▶ Supplied entries:
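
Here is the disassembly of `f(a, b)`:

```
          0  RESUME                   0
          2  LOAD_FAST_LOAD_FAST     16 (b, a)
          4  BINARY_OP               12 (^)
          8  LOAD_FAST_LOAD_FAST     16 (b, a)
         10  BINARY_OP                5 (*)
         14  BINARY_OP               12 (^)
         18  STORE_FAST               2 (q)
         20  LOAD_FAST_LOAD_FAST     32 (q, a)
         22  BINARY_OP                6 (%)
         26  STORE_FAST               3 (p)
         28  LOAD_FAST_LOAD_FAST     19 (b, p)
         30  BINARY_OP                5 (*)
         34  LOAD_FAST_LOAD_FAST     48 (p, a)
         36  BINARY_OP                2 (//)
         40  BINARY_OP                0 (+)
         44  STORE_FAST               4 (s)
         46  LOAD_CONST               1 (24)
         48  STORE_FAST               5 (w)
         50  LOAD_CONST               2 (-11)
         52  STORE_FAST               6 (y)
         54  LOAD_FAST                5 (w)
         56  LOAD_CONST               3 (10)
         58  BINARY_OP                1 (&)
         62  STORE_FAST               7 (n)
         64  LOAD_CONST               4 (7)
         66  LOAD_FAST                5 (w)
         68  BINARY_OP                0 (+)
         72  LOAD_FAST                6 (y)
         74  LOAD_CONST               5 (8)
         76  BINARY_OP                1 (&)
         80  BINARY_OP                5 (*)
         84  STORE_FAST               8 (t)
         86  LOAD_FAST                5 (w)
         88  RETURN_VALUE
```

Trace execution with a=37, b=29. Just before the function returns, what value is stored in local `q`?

1033

LOAD_FAST_LOAD_FAST b,a → push 29,37. Stack: [29, 37]
BINARY_OP ^ → 29 ^ 37 = 56. Stack: [56]
LOAD_FAST_LOAD_FAST b,a → push 29,37. Stack: [56, 29, 37]
BINARY_OP * → 29 * 37 = 1073. Stack: [56, 1073]
BINARY_OP ^ → 56 ^ 1073 = 1033. Stack: [1033]
STORE_FAST q → q=1033. Stack: []
LOAD_FAST_LOAD_FAST q,a → push 1033,37. Stack: [1033, 37]
BINARY_OP % → 1033 % 37 = 34. Stack: [34]
STORE_FAST p → p=34. Stack: []
LOAD_FAST_LOAD_FAST b,p → push 29,34. Stack: [29, 34]
BINARY_OP * → 29 * 34 = 986. Stack: [986]
LOAD_FAST_LOAD_FAST p,a → push 34,37. Stack: [986, 34, 37]
BINARY_OP // → 34 // 37 = 0. Stack: [986, 0]
BINARY_OP + → 986 + 0 = 986. Stack: [986]
STORE_FAST s → s=986. Stack: []
LOAD_CONST → push 24. Stack: [24]
STORE_FAST w → w=24. Stack: []
LOAD_CONST → push -11. Stack: [-11]
STORE_FAST y → y=-11. Stack: []
LOAD_FAST w → push 24. Stack: [24]
LOAD_CONST → push 10. Stack: [24, 10]
BINARY_OP & → 24 & 10 = 8. Stack: [8]
STORE_FAST n → n=8. Stack: []
LOAD_CONST → push 7. Stack: [7]
LOAD_FAST w → push 24. Stack: [7, 24]
BINARY_OP + → 7 + 24 = 31. Stack: [31]
LOAD_FAST y → push -11. Stack: [31, -11]
LOAD_CONST → push 8. Stack: [31, -11, 8]
BINARY_OP & → -11 & 8 = 0. Stack: [31, 0]
BINARY_OP * → 31 * 0 = 0. Stack: [0]
STORE_FAST t → t=0. Stack: []
LOAD_FAST w → push 24. Stack: [24]
RETURN_VALUE → return 24.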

▶ What to do:
Take the data above and return it exactly.

▶ Exercise output:
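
Here is the disassembly of `f(a, b)`:

```
          0  RESUME                   0
          2  LOAD_FAST_LOAD_FAST     16 (b, a)
          4  BINARY_OP               12 (^)
          8  LOAD_FAST_LOAD_FAST     16 (b, a)
         10  BINARY_OP                5 (*)
         14  BINARY_OP               12 (^)
         18  STORE_FAST               2 (q)
         20  LOAD_FAST_LOAD_FAST     32 (q, a)
         22  BINARY_OP                6 (%)
         26  STORE_FAST               3 (p)
         28  LOAD_FAST_LOAD_FAST     19 (b, p)
         30  BINARY_OP                5 (*)
         34  LOAD_FAST_LOAD_FAST     48 (p, a)
         36  BINARY_OP                2 (//)
         40  BINARY_OP                0 (+)
         44  STORE_FAST               4 (s)
         46  LOAD_CONST               1 (24)
         48  STORE_FAST               5 (w)
         50  LOAD_CONST               2 (-11)
         52  STORE_FAST               6 (y)
         54  LOAD_FAST                5 (w)
         56  LOAD_CONST               3 (10)
         58  BINARY_OP                1 (&)
         62  STORE_FAST               7 (n)
         64  LOAD_CONST               4 (7)
         66  LOAD_FAST                5 (w)
         68  BINARY_OP                0 (+)
         72  LOAD_FAST                6 (y)
         74  LOAD_CONST               5 (8)
         76  BINARY_OP                1 (&)
         80  BINARY_OP                5 (*)
         84  STORE_FAST               8 (t)
         86  LOAD_FAST                5 (w)
         88  RETURN_VALUE
```

Trace execution with a=37, b=29. Just before the function returns, what value is stored in local `q`?

1033

LOAD_FAST_LOAD_FAST b,a → push 29,37. Stack: [29, 37]
BINARY_OP ^ → 29 ^ 37 = 56. Stack: [56]
LOAD_FAST_LOAD_FAST b,a → push 29,37. Stack: [56, 29, 37]
BINARY_OP * → 29 * 37 = 1073. Stack: [56, 1073]
BINARY_OP ^ → 56 ^ 1073 = 1033. Stack: [1033]
STORE_FAST q → q=1033. Stack: []
LOAD_FAST_LOAD_FAST q,a → push 1033,37. Stack: [1033, 37]
BINARY_OP % → 1033 % 37 = 34. Stack: [34]
STORE_FAST p → p=34. Stack: []
LOAD_FAST_LOAD_FAST b,p → push 29,34. Stack: [29, 34]
BINARY_OP * → 29 * 34 = 986. Stack: [986]
LOAD_FAST_LOAD_FAST p,a → push 34,37. Stack: [986, 34, 37]
BINARY_OP // → 34 // 37 = 0. Stack: [986, 0]
BINARY_OP + → 986 + 0 = 986. Stack: [986]
STORE_FAST s → s=986. Stack: []
LOAD_CONST → push 24. Stack: [24]
STORE_FAST w → w=24. Stack: []
LOAD_CONST → push -11. Stack: [-11]
STORE_FAST y → y=-11. Stack: []
LOAD_FAST w → push 24. Stack: [24]
LOAD_CONST → push 10. Stack: [24, 10]
BINARY_OP & → 24 & 10 = 8. Stack: [8]
STORE_FAST n → n=8. Stack: []
LOAD_CONST → push 7. Stack: [7]
LOAD_FAST w → push 24. Stack: [7, 24]
BINARY_OP + → 7 + 24 = 31. Stack: [31]
LOAD_FAST y → push -11. Stack: [31, -11]
LOAD_CONST → push 8. Stack: [31, -11, 8]
BINARY_OP & → -11 & 8 = 0. Stack: [31, 0]
BINARY_OP * → 31 * 0 = 0. Stack: [0]
STORE_FAST t → t=0. Stack: []
LOAD_FAST w → push 24. Stack: [24]
RETURN_VALUE → return 24.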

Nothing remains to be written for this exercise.